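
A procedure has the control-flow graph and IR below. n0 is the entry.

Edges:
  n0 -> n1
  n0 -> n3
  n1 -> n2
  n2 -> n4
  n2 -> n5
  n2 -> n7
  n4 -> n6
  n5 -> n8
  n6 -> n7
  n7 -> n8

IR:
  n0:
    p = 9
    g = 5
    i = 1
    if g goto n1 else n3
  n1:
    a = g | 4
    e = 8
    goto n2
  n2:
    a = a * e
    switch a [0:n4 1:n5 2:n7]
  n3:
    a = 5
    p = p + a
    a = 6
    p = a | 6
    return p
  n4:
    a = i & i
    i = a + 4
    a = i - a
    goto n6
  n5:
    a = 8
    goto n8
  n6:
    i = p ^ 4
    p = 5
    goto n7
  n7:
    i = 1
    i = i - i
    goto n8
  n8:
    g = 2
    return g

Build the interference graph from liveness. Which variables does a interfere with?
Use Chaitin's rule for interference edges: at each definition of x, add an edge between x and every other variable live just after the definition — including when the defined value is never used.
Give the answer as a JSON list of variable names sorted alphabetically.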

**Prompt:** Look over the listing. Pull out every line with the string "interference" in it.

**Result below:**
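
Build the interference graph from liveness. Which variables does a interfere with?
Use Chaitin's rule for interference edges: at each definition of x, add an edge between x and every other variable live just after the definition — including when the defined value is never used.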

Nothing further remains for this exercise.